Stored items
=== Section Start ===

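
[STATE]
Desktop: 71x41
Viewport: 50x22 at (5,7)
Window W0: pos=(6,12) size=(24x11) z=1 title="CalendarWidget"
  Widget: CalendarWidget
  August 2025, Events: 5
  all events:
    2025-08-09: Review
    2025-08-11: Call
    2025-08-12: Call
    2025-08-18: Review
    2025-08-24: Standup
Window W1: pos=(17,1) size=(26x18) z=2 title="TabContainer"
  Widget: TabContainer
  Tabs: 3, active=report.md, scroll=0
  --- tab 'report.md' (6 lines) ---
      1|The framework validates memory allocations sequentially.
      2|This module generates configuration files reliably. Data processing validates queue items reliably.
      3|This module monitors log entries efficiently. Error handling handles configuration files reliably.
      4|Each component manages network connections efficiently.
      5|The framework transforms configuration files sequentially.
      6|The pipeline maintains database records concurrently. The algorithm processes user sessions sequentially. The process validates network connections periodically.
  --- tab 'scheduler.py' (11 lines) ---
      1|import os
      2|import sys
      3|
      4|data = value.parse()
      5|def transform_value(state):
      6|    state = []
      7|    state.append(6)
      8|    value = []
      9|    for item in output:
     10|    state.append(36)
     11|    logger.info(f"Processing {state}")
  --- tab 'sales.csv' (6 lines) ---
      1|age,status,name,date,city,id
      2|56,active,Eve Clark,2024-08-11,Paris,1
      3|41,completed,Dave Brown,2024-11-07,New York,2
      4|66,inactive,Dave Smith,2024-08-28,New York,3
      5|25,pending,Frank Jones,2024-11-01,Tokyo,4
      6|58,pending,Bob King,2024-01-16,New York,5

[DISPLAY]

            ┃This module generates co┃            
            ┃This module monitors log┃            
            ┃Each component manages n┃            
            ┃The framework transforms┃            
            ┃The pipeline maintains d┃            
 ┏━━━━━━━━━━┃                        ┃            
 ┃ CalendarW┃                        ┃            
 ┠──────────┃                        ┃            
 ┃     Augus┃                        ┃            
 ┃Mo Tu We T┃                        ┃            
 ┃          ┃                        ┃            
 ┃ 4  5  6  ┗━━━━━━━━━━━━━━━━━━━━━━━━┛            
 ┃11* 12* 13 14 15 16 17┃                         
 ┃18* 19 20 21 22 23 24*┃                         
 ┃25 26 27 28 29 30 31  ┃                         
 ┗━━━━━━━━━━━━━━━━━━━━━━┛                         
                                                  
                                                  
                                                  
                                                  
                                                  
                                                  


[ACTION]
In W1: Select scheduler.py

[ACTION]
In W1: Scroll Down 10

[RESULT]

            ┃                        ┃            
            ┃                        ┃            
            ┃                        ┃            
            ┃                        ┃            
            ┃                        ┃            
 ┏━━━━━━━━━━┃                        ┃            
 ┃ CalendarW┃                        ┃            
 ┠──────────┃                        ┃            
 ┃     Augus┃                        ┃            
 ┃Mo Tu We T┃                        ┃            
 ┃          ┃                        ┃            
 ┃ 4  5  6  ┗━━━━━━━━━━━━━━━━━━━━━━━━┛            
 ┃11* 12* 13 14 15 16 17┃                         
 ┃18* 19 20 21 22 23 24*┃                         
 ┃25 26 27 28 29 30 31  ┃                         
 ┗━━━━━━━━━━━━━━━━━━━━━━┛                         
                                                  
                                                  
                                                  
                                                  
                                                  
                                                  


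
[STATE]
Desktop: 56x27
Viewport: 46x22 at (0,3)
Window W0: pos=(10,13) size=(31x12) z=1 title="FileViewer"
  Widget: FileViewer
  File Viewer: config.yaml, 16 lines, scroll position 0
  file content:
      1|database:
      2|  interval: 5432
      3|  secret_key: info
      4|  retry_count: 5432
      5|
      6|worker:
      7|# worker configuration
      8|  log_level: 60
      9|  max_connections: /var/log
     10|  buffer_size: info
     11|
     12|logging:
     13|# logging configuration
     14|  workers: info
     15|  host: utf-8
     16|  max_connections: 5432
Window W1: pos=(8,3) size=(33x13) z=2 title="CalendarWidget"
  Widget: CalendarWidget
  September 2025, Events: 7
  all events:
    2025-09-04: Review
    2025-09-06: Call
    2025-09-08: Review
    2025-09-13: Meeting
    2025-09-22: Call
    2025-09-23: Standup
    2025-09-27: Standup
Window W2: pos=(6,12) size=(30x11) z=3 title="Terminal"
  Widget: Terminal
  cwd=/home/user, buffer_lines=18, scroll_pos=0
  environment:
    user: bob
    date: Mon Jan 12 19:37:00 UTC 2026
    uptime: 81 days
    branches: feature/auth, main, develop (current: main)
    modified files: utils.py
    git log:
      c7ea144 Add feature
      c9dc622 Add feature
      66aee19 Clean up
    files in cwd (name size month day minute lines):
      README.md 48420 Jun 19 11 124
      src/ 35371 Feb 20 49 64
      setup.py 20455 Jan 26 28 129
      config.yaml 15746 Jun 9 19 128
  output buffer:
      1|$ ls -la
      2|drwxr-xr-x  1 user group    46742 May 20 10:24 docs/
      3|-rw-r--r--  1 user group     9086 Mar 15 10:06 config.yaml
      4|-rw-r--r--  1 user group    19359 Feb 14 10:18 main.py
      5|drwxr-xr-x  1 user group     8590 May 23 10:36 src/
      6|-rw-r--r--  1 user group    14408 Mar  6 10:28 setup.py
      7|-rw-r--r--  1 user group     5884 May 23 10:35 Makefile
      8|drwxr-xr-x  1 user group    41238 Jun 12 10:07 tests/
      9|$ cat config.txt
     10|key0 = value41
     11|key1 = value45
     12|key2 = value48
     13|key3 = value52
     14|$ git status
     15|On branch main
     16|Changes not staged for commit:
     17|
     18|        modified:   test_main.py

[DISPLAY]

        ┏━━━━━━━━━━━━━━━━━━━━━━━━━━━━━━━┓     
        ┃ CalendarWidget                ┃     
        ┠───────────────────────────────┨     
        ┃         September 2025        ┃     
        ┃Mo Tu We Th Fr Sa Su           ┃     
        ┃ 1  2  3  4*  5  6*  7         ┃     
        ┃ 8*  9 10 11 12 13* 14         ┃     
        ┃15 16 17 18 19 20 21           ┃     
        ┃22* 23* 24 25 26 27* 28        ┃     
      ┏━━━━━━━━━━━━━━━━━━━━━━━━━━━━┓    ┃     
      ┃ Terminal                   ┃    ┃     
      ┠────────────────────────────┨    ┃     
      ┃$ ls -la                    ┃━━━━┛     
      ┃drwxr-xr-x  1 user group    ┃   ▲┃     
      ┃-rw-r--r--  1 user group    ┃   █┃     
      ┃-rw-r--r--  1 user group    ┃   ░┃     
      ┃drwxr-xr-x  1 user group    ┃   ░┃     
      ┃-rw-r--r--  1 user group    ┃   ░┃     
      ┃-rw-r--r--  1 user group    ┃   ░┃     
      ┗━━━━━━━━━━━━━━━━━━━━━━━━━━━━┛   ░┃     
          ┃  log_level: 60             ▼┃     
          ┗━━━━━━━━━━━━━━━━━━━━━━━━━━━━━┛     


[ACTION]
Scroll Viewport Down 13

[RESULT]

        ┠───────────────────────────────┨     
        ┃         September 2025        ┃     
        ┃Mo Tu We Th Fr Sa Su           ┃     
        ┃ 1  2  3  4*  5  6*  7         ┃     
        ┃ 8*  9 10 11 12 13* 14         ┃     
        ┃15 16 17 18 19 20 21           ┃     
        ┃22* 23* 24 25 26 27* 28        ┃     
      ┏━━━━━━━━━━━━━━━━━━━━━━━━━━━━┓    ┃     
      ┃ Terminal                   ┃    ┃     
      ┠────────────────────────────┨    ┃     
      ┃$ ls -la                    ┃━━━━┛     
      ┃drwxr-xr-x  1 user group    ┃   ▲┃     
      ┃-rw-r--r--  1 user group    ┃   █┃     
      ┃-rw-r--r--  1 user group    ┃   ░┃     
      ┃drwxr-xr-x  1 user group    ┃   ░┃     
      ┃-rw-r--r--  1 user group    ┃   ░┃     
      ┃-rw-r--r--  1 user group    ┃   ░┃     
      ┗━━━━━━━━━━━━━━━━━━━━━━━━━━━━┛   ░┃     
          ┃  log_level: 60             ▼┃     
          ┗━━━━━━━━━━━━━━━━━━━━━━━━━━━━━┛     
                                              
                                              


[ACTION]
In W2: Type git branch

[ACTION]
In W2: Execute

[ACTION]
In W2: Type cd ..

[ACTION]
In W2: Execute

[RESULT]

        ┠───────────────────────────────┨     
        ┃         September 2025        ┃     
        ┃Mo Tu We Th Fr Sa Su           ┃     
        ┃ 1  2  3  4*  5  6*  7         ┃     
        ┃ 8*  9 10 11 12 13* 14         ┃     
        ┃15 16 17 18 19 20 21           ┃     
        ┃22* 23* 24 25 26 27* 28        ┃     
      ┏━━━━━━━━━━━━━━━━━━━━━━━━━━━━┓    ┃     
      ┃ Terminal                   ┃    ┃     
      ┠────────────────────────────┨    ┃     
      ┃$ git branch                ┃━━━━┛     
      ┃  feature/auth              ┃   ▲┃     
      ┃* main                      ┃   █┃     
      ┃  develop                   ┃   ░┃     
      ┃$ cd ..                     ┃   ░┃     
      ┃                            ┃   ░┃     
      ┃$ █                         ┃   ░┃     
      ┗━━━━━━━━━━━━━━━━━━━━━━━━━━━━┛   ░┃     
          ┃  log_level: 60             ▼┃     
          ┗━━━━━━━━━━━━━━━━━━━━━━━━━━━━━┛     
                                              
                                              


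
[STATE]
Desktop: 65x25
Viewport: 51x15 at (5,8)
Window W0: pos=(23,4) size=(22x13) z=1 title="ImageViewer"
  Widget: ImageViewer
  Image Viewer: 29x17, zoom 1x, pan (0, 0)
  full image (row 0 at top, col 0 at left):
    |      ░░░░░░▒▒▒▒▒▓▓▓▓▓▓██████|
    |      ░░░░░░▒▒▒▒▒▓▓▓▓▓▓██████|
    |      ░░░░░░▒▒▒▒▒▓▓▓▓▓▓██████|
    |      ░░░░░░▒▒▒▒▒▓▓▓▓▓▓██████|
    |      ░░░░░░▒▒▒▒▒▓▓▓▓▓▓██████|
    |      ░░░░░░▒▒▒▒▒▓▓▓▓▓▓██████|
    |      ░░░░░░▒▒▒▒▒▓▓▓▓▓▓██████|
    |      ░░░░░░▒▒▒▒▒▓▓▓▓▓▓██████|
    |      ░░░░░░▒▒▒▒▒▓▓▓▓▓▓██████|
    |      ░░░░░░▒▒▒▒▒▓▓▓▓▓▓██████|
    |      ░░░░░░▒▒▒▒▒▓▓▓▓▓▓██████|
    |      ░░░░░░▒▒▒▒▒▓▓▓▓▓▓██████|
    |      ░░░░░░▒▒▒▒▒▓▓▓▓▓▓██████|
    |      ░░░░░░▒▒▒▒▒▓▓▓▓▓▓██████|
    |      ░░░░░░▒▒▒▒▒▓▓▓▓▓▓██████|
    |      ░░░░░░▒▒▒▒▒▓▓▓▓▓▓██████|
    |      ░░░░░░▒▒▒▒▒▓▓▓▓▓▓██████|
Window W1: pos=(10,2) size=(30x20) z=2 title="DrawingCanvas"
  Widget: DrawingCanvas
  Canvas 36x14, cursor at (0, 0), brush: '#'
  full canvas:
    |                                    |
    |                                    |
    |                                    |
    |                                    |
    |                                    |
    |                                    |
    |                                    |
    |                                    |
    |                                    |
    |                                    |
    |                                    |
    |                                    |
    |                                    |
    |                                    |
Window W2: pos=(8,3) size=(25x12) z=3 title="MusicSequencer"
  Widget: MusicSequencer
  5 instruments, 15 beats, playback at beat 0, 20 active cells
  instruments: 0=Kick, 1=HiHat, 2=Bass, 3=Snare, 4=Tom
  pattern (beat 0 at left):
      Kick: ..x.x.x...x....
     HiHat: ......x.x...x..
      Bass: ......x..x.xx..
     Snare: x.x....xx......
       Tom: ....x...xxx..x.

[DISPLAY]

   ┃ HiHat······█·█···█··  ┃      ┃▒▓▓▓┃           
   ┃  Bass······█··█·██··  ┃      ┃▒▓▓▓┃           
   ┃ Snare█·█····██······  ┃      ┃▒▓▓▓┃           
   ┃   Tom····█···███··█·  ┃      ┃▒▓▓▓┃           
   ┃                       ┃      ┃▒▓▓▓┃           
   ┃                       ┃      ┃▒▓▓▓┃           
   ┗━━━━━━━━━━━━━━━━━━━━━━━┛      ┃▒▓▓▓┃           
     ┃                            ┃▒▓▓▓┃           
     ┃                            ┃━━━━┛           
     ┃                            ┃                
     ┃                            ┃                
     ┃                            ┃                
     ┃                            ┃                
     ┗━━━━━━━━━━━━━━━━━━━━━━━━━━━━┛                
                                                   


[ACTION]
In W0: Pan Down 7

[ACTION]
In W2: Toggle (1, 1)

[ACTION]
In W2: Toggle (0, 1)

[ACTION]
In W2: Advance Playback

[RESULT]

   ┃ HiHat·█····█·█···█··  ┃      ┃▒▓▓▓┃           
   ┃  Bass······█··█·██··  ┃      ┃▒▓▓▓┃           
   ┃ Snare█·█····██······  ┃      ┃▒▓▓▓┃           
   ┃   Tom····█···███··█·  ┃      ┃▒▓▓▓┃           
   ┃                       ┃      ┃▒▓▓▓┃           
   ┃                       ┃      ┃▒▓▓▓┃           
   ┗━━━━━━━━━━━━━━━━━━━━━━━┛      ┃▒▓▓▓┃           
     ┃                            ┃▒▓▓▓┃           
     ┃                            ┃━━━━┛           
     ┃                            ┃                
     ┃                            ┃                
     ┃                            ┃                
     ┃                            ┃                
     ┗━━━━━━━━━━━━━━━━━━━━━━━━━━━━┛                
                                                   


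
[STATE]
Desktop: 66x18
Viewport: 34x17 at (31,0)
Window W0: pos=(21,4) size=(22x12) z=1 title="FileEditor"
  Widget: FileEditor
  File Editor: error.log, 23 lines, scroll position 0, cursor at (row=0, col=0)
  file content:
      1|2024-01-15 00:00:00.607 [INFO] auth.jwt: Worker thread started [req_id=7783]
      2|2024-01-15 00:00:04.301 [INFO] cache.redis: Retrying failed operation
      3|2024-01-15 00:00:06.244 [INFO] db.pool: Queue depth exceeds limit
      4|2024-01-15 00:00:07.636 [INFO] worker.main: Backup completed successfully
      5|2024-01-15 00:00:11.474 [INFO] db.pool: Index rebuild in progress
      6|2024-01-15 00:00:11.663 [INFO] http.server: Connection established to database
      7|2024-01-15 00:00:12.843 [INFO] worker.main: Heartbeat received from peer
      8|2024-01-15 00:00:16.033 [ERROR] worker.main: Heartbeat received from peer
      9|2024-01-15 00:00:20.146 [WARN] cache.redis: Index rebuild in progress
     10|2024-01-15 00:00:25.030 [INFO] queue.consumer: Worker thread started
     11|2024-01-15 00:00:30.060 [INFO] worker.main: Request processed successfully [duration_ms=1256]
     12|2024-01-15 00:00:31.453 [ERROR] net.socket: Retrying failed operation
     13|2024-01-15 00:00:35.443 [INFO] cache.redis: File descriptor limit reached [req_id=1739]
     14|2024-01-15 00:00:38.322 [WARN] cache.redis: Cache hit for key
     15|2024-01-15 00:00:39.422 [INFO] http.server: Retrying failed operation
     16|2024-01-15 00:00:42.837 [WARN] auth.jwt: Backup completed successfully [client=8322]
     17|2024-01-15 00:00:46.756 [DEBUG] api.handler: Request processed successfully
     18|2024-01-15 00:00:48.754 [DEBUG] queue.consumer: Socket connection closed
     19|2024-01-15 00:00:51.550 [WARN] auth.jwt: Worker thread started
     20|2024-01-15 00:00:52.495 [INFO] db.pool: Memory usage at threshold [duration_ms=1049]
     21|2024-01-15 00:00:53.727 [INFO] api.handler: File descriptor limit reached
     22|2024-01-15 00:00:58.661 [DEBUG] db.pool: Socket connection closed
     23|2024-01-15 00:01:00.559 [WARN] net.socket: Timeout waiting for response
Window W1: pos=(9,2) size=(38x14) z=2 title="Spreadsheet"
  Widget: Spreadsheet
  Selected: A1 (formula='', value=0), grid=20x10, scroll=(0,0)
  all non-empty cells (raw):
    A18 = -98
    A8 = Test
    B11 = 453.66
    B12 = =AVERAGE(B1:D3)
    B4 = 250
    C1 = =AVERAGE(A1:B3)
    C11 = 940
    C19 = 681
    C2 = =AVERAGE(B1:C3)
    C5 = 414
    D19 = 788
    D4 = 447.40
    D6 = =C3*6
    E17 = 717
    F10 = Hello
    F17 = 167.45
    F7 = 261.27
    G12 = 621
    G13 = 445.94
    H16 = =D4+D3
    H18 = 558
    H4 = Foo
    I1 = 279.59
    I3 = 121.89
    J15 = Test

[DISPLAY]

                                  
                                  
━━━━━━━━━━━━━━━┓                  
               ┃                  
───────────────┨                  
               ┃                  
  C       D    ┃                  
---------------┃                  
      0       0┃                  
CIRC!         0┃                  
      0       0┃                  
      0  447.40┃                  
    414       0┃                  
      0       0┃                  
      0       0┃                  
━━━━━━━━━━━━━━━┛                  
                                  


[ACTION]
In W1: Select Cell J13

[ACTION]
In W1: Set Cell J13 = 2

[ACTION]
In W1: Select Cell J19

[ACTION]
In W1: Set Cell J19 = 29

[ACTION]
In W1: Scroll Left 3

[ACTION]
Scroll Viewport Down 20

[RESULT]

                                  
━━━━━━━━━━━━━━━┓                  
               ┃                  
───────────────┨                  
               ┃                  
  C       D    ┃                  
---------------┃                  
      0       0┃                  
CIRC!         0┃                  
      0       0┃                  
      0  447.40┃                  
    414       0┃                  
      0       0┃                  
      0       0┃                  
━━━━━━━━━━━━━━━┛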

=== Section End ===

▶ [Exercise objective]: From the first line of the records above down to the line containing "6|58,pending,Bob King,2024-01-16,New York,5", repeat each line exactly as written. Include both of those lines and add nothing.

▶ [Response for this exercise]:
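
[STATE]
Desktop: 71x41
Viewport: 50x22 at (5,7)
Window W0: pos=(6,12) size=(24x11) z=1 title="CalendarWidget"
  Widget: CalendarWidget
  August 2025, Events: 5
  all events:
    2025-08-09: Review
    2025-08-11: Call
    2025-08-12: Call
    2025-08-18: Review
    2025-08-24: Standup
Window W1: pos=(17,1) size=(26x18) z=2 title="TabContainer"
  Widget: TabContainer
  Tabs: 3, active=report.md, scroll=0
  --- tab 'report.md' (6 lines) ---
      1|The framework validates memory allocations sequentially.
      2|This module generates configuration files reliably. Data processing validates queue items reliably.
      3|This module monitors log entries efficiently. Error handling handles configuration files reliably.
      4|Each component manages network connections efficiently.
      5|The framework transforms configuration files sequentially.
      6|The pipeline maintains database records concurrently. The algorithm processes user sessions sequentially. The process validates network connections periodically.
  --- tab 'scheduler.py' (11 lines) ---
      1|import os
      2|import sys
      3|
      4|data = value.parse()
      5|def transform_value(state):
      6|    state = []
      7|    state.append(6)
      8|    value = []
      9|    for item in output:
     10|    state.append(36)
     11|    logger.info(f"Processing {state}")
  --- tab 'sales.csv' (6 lines) ---
      1|age,status,name,date,city,id
      2|56,active,Eve Clark,2024-08-11,Paris,1
      3|41,completed,Dave Brown,2024-11-07,New York,2
      4|66,inactive,Dave Smith,2024-08-28,New York,3
      5|25,pending,Frank Jones,2024-11-01,Tokyo,4
      6|58,pending,Bob King,2024-01-16,New York,5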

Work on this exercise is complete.